Instructions for the task → Filter task. Return each line of the material that holds the string "types".

Source material →
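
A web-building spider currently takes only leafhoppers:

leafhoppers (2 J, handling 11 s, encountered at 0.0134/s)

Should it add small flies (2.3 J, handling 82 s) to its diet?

Current rate: (0.0134×2)/(1 + 0.0134×11) = 0.02336 J/s.
small flies: E/h = 2.3/82 = 0.02805 J/s.
Since 0.02805 > R, including small flies increases the long-run rate.

Yes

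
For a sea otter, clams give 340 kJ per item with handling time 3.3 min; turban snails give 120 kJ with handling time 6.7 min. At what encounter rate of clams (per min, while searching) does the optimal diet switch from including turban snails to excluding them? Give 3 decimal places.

0.064 per min

The zero-one rule: include turban snails iff E₂/h₂ > λE₁/(1+λh₁). Equality gives the switch point.
λE₁h₂ = E₂ + λE₂h₁ ⇒ λ = E₂/(E₁h₂ − E₂h₁) = 120/(2278 − 396) = 0.06376 per min.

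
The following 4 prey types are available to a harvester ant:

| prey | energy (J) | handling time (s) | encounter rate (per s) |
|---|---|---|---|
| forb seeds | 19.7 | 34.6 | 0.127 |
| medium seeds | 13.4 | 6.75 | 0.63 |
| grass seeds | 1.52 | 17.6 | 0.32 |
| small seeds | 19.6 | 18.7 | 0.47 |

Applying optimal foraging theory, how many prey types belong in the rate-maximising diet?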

Exercise response →
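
The following 4 prey types are available to a harvester ant:
Applying optimal foraging theory, how many prey types belong in the rate-maximising diet?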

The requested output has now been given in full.